■ Action item
Every line below from the one containing "Graph G2 (n=7): edges" through the one containing "Graph G1 (n=6): edges" must be transcribed exactly. Omit all lines outside that stretch.

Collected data

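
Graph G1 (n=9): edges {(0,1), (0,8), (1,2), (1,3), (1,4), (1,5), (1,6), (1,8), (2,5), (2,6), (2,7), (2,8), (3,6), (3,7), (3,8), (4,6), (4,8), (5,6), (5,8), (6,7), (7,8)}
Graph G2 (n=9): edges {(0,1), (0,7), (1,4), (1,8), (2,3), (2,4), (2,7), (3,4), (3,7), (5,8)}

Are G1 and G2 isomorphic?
No, not isomorphic

The graphs are NOT isomorphic.

Counting triangles (3-cliques): G1 has 16, G2 has 2.
Triangle count is an isomorphism invariant, so differing triangle counts rule out isomorphism.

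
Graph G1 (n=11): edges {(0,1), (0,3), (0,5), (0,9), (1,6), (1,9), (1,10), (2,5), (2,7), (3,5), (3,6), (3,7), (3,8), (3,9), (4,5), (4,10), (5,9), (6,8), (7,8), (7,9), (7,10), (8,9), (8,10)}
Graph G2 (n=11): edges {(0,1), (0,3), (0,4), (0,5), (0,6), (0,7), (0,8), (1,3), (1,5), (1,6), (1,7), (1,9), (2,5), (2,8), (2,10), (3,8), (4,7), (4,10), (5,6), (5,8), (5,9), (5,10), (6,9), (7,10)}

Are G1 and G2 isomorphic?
No, not isomorphic

The graphs are NOT isomorphic.

Degrees in G1: deg(0)=4, deg(1)=4, deg(2)=2, deg(3)=6, deg(4)=2, deg(5)=5, deg(6)=3, deg(7)=5, deg(8)=5, deg(9)=6, deg(10)=4.
Sorted degree sequence of G1: [6, 6, 5, 5, 5, 4, 4, 4, 3, 2, 2].
Degrees in G2: deg(0)=7, deg(1)=6, deg(2)=3, deg(3)=3, deg(4)=3, deg(5)=7, deg(6)=4, deg(7)=4, deg(8)=4, deg(9)=3, deg(10)=4.
Sorted degree sequence of G2: [7, 7, 6, 4, 4, 4, 4, 3, 3, 3, 3].
The (sorted) degree sequence is an isomorphism invariant, so since G1 and G2 have different degree sequences they cannot be isomorphic.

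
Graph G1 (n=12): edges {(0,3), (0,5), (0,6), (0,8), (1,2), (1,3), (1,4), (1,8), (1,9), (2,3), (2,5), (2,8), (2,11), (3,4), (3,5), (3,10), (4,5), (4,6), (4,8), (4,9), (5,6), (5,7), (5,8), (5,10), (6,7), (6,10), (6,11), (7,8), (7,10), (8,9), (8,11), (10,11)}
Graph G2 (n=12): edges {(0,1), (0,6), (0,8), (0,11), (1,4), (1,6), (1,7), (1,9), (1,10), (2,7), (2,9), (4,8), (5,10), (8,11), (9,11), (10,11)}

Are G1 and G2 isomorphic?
No, not isomorphic

The graphs are NOT isomorphic.

Degrees in G1: deg(0)=4, deg(1)=5, deg(2)=5, deg(3)=6, deg(4)=6, deg(5)=8, deg(6)=6, deg(7)=4, deg(8)=8, deg(9)=3, deg(10)=5, deg(11)=4.
Sorted degree sequence of G1: [8, 8, 6, 6, 6, 5, 5, 5, 4, 4, 4, 3].
Degrees in G2: deg(0)=4, deg(1)=6, deg(2)=2, deg(3)=0, deg(4)=2, deg(5)=1, deg(6)=2, deg(7)=2, deg(8)=3, deg(9)=3, deg(10)=3, deg(11)=4.
Sorted degree sequence of G2: [6, 4, 4, 3, 3, 3, 2, 2, 2, 2, 1, 0].
The (sorted) degree sequence is an isomorphism invariant, so since G1 and G2 have different degree sequences they cannot be isomorphic.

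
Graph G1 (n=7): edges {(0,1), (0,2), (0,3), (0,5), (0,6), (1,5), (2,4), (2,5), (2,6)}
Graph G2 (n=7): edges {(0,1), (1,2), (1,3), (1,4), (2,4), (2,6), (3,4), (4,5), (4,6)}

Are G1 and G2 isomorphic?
Yes, isomorphic

The graphs are isomorphic.
One valid mapping φ: V(G1) → V(G2): 0→4, 1→6, 2→1, 3→5, 4→0, 5→2, 6→3

Verify φ preserves adjacency — for each edge of G1, its image is an edge of G2:
  (0,1) → (φ(0),φ(1)) = (4,6) ∈ E(G2) ✓
  (0,2) → (φ(0),φ(2)) = (1,4) ∈ E(G2) ✓
  (0,3) → (φ(0),φ(3)) = (4,5) ∈ E(G2) ✓
  (0,5) → (φ(0),φ(5)) = (2,4) ∈ E(G2) ✓
  (0,6) → (φ(0),φ(6)) = (3,4) ∈ E(G2) ✓
  (1,5) → (φ(1),φ(5)) = (2,6) ∈ E(G2) ✓
  (2,4) → (φ(2),φ(4)) = (0,1) ∈ E(G2) ✓
  (2,5) → (φ(2),φ(5)) = (1,2) ∈ E(G2) ✓
  (2,6) → (φ(2),φ(6)) = (1,3) ∈ E(G2) ✓
All 9 edges of G1 map to edges of G2, and |E(G1)| = |E(G2)| = 9, so φ is a bijection on edges as well as vertices. Hence G1 ≅ G2.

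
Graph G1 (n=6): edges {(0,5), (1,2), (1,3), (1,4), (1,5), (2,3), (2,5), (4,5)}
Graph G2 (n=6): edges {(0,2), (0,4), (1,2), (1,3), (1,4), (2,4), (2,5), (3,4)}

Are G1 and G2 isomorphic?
Yes, isomorphic

The graphs are isomorphic.
One valid mapping φ: V(G1) → V(G2): 0→5, 1→4, 2→1, 3→3, 4→0, 5→2

Verify φ preserves adjacency — for each edge of G1, its image is an edge of G2:
  (0,5) → (φ(0),φ(5)) = (2,5) ∈ E(G2) ✓
  (1,2) → (φ(1),φ(2)) = (1,4) ∈ E(G2) ✓
  (1,3) → (φ(1),φ(3)) = (3,4) ∈ E(G2) ✓
  (1,4) → (φ(1),φ(4)) = (0,4) ∈ E(G2) ✓
  (1,5) → (φ(1),φ(5)) = (2,4) ∈ E(G2) ✓
  (2,3) → (φ(2),φ(3)) = (1,3) ∈ E(G2) ✓
  (2,5) → (φ(2),φ(5)) = (1,2) ∈ E(G2) ✓
  (4,5) → (φ(4),φ(5)) = (0,2) ∈ E(G2) ✓
All 8 edges of G1 map to edges of G2, and |E(G1)| = |E(G2)| = 8, so φ is a bijection on edges as well as vertices. Hence G1 ≅ G2.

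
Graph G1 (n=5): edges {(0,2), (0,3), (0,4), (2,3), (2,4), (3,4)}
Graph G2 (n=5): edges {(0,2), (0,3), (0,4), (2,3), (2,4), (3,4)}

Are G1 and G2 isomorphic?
Yes, isomorphic

The graphs are isomorphic.
One valid mapping φ: V(G1) → V(G2): 0→3, 1→1, 2→0, 3→4, 4→2

Verify φ preserves adjacency — for each edge of G1, its image is an edge of G2:
  (0,2) → (φ(0),φ(2)) = (0,3) ∈ E(G2) ✓
  (0,3) → (φ(0),φ(3)) = (3,4) ∈ E(G2) ✓
  (0,4) → (φ(0),φ(4)) = (2,3) ∈ E(G2) ✓
  (2,3) → (φ(2),φ(3)) = (0,4) ∈ E(G2) ✓
  (2,4) → (φ(2),φ(4)) = (0,2) ∈ E(G2) ✓
  (3,4) → (φ(3),φ(4)) = (2,4) ∈ E(G2) ✓
All 6 edges of G1 map to edges of G2, and |E(G1)| = |E(G2)| = 6, so φ is a bijection on edges as well as vertices. Hence G1 ≅ G2.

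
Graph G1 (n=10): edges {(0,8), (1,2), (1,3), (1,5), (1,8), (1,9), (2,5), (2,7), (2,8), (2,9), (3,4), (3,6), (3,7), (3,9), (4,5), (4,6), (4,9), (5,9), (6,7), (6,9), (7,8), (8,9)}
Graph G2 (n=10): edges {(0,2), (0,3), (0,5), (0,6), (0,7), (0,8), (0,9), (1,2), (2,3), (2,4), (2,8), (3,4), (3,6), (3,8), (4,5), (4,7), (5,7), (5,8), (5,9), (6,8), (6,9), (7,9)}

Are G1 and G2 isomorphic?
Yes, isomorphic

The graphs are isomorphic.
One valid mapping φ: V(G1) → V(G2): 0→1, 1→8, 2→3, 3→5, 4→9, 5→6, 6→7, 7→4, 8→2, 9→0

Verify φ preserves adjacency — for each edge of G1, its image is an edge of G2:
  (0,8) → (φ(0),φ(8)) = (1,2) ∈ E(G2) ✓
  (1,2) → (φ(1),φ(2)) = (3,8) ∈ E(G2) ✓
  (1,3) → (φ(1),φ(3)) = (5,8) ∈ E(G2) ✓
  (1,5) → (φ(1),φ(5)) = (6,8) ∈ E(G2) ✓
  (1,8) → (φ(1),φ(8)) = (2,8) ∈ E(G2) ✓
  (1,9) → (φ(1),φ(9)) = (0,8) ∈ E(G2) ✓
  (2,5) → (φ(2),φ(5)) = (3,6) ∈ E(G2) ✓
  (2,7) → (φ(2),φ(7)) = (3,4) ∈ E(G2) ✓
  (2,8) → (φ(2),φ(8)) = (2,3) ∈ E(G2) ✓
  (2,9) → (φ(2),φ(9)) = (0,3) ∈ E(G2) ✓
  (3,4) → (φ(3),φ(4)) = (5,9) ∈ E(G2) ✓
  (3,6) → (φ(3),φ(6)) = (5,7) ∈ E(G2) ✓
  (3,7) → (φ(3),φ(7)) = (4,5) ∈ E(G2) ✓
  (3,9) → (φ(3),φ(9)) = (0,5) ∈ E(G2) ✓
  (4,5) → (φ(4),φ(5)) = (6,9) ∈ E(G2) ✓
  (4,6) → (φ(4),φ(6)) = (7,9) ∈ E(G2) ✓
  (4,9) → (φ(4),φ(9)) = (0,9) ∈ E(G2) ✓
  (5,9) → (φ(5),φ(9)) = (0,6) ∈ E(G2) ✓
  (6,7) → (φ(6),φ(7)) = (4,7) ∈ E(G2) ✓
  (6,9) → (φ(6),φ(9)) = (0,7) ∈ E(G2) ✓
  (7,8) → (φ(7),φ(8)) = (2,4) ∈ E(G2) ✓
  (8,9) → (φ(8),φ(9)) = (0,2) ∈ E(G2) ✓
All 22 edges of G1 map to edges of G2, and |E(G1)| = |E(G2)| = 22, so φ is a bijection on edges as well as vertices. Hence G1 ≅ G2.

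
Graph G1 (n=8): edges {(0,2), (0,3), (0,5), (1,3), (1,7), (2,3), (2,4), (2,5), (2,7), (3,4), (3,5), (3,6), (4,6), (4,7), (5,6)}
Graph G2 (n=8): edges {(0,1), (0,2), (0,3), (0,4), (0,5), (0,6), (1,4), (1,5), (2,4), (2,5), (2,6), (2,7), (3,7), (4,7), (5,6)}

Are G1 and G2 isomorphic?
Yes, isomorphic

The graphs are isomorphic.
One valid mapping φ: V(G1) → V(G2): 0→6, 1→3, 2→2, 3→0, 4→4, 5→5, 6→1, 7→7

Verify φ preserves adjacency — for each edge of G1, its image is an edge of G2:
  (0,2) → (φ(0),φ(2)) = (2,6) ∈ E(G2) ✓
  (0,3) → (φ(0),φ(3)) = (0,6) ∈ E(G2) ✓
  (0,5) → (φ(0),φ(5)) = (5,6) ∈ E(G2) ✓
  (1,3) → (φ(1),φ(3)) = (0,3) ∈ E(G2) ✓
  (1,7) → (φ(1),φ(7)) = (3,7) ∈ E(G2) ✓
  (2,3) → (φ(2),φ(3)) = (0,2) ∈ E(G2) ✓
  (2,4) → (φ(2),φ(4)) = (2,4) ∈ E(G2) ✓
  (2,5) → (φ(2),φ(5)) = (2,5) ∈ E(G2) ✓
  (2,7) → (φ(2),φ(7)) = (2,7) ∈ E(G2) ✓
  (3,4) → (φ(3),φ(4)) = (0,4) ∈ E(G2) ✓
  (3,5) → (φ(3),φ(5)) = (0,5) ∈ E(G2) ✓
  (3,6) → (φ(3),φ(6)) = (0,1) ∈ E(G2) ✓
  (4,6) → (φ(4),φ(6)) = (1,4) ∈ E(G2) ✓
  (4,7) → (φ(4),φ(7)) = (4,7) ∈ E(G2) ✓
  (5,6) → (φ(5),φ(6)) = (1,5) ∈ E(G2) ✓
All 15 edges of G1 map to edges of G2, and |E(G1)| = |E(G2)| = 15, so φ is a bijection on edges as well as vertices. Hence G1 ≅ G2.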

■ Output of the task
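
Graph G2 (n=7): edges {(0,1), (1,2), (1,3), (1,4), (2,4), (2,6), (3,4), (4,5), (4,6)}

Are G1 and G2 isomorphic?
Yes, isomorphic

The graphs are isomorphic.
One valid mapping φ: V(G1) → V(G2): 0→4, 1→6, 2→1, 3→5, 4→0, 5→2, 6→3

Verify φ preserves adjacency — for each edge of G1, its image is an edge of G2:
  (0,1) → (φ(0),φ(1)) = (4,6) ∈ E(G2) ✓
  (0,2) → (φ(0),φ(2)) = (1,4) ∈ E(G2) ✓
  (0,3) → (φ(0),φ(3)) = (4,5) ∈ E(G2) ✓
  (0,5) → (φ(0),φ(5)) = (2,4) ∈ E(G2) ✓
  (0,6) → (φ(0),φ(6)) = (3,4) ∈ E(G2) ✓
  (1,5) → (φ(1),φ(5)) = (2,6) ∈ E(G2) ✓
  (2,4) → (φ(2),φ(4)) = (0,1) ∈ E(G2) ✓
  (2,5) → (φ(2),φ(5)) = (1,2) ∈ E(G2) ✓
  (2,6) → (φ(2),φ(6)) = (1,3) ∈ E(G2) ✓
All 9 edges of G1 map to edges of G2, and |E(G1)| = |E(G2)| = 9, so φ is a bijection on edges as well as vertices. Hence G1 ≅ G2.

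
Graph G1 (n=6): edges {(0,5), (1,2), (1,3), (1,4), (1,5), (2,3), (2,5), (4,5)}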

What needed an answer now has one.